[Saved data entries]
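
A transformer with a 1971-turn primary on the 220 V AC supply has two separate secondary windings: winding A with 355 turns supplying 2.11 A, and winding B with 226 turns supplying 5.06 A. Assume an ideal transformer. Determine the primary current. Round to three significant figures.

V_A = 220 × 355/1971 = 39.625 V; V_B = 220 × 226/1971 = 25.226 V.
P_out = V_A I_A + V_B I_B = 39.625×2.11 + 25.226×5.06 = 83.608 + 127.64 = 211.25 W.
Ideal ⇒ P_in = P_out, so I_p = P_out/V_p = 211.25/220 = 0.960 A.

I_p ≈ 0.960 A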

▸ **THE PROBLEM**
Your answer should consist of every record, printed exactly as given.

▸ **RESULT BELOW**
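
A transformer with a 1971-turn primary on the 220 V AC supply has two separate secondary windings: winding A with 355 turns supplying 2.11 A, and winding B with 226 turns supplying 5.06 A. Assume an ideal transformer. Determine the primary current. Round to three significant figures.

V_A = 220 × 355/1971 = 39.625 V; V_B = 220 × 226/1971 = 25.226 V.
P_out = V_A I_A + V_B I_B = 39.625×2.11 + 25.226×5.06 = 83.608 + 127.64 = 211.25 W.
Ideal ⇒ P_in = P_out, so I_p = P_out/V_p = 211.25/220 = 0.960 A.

I_p ≈ 0.960 A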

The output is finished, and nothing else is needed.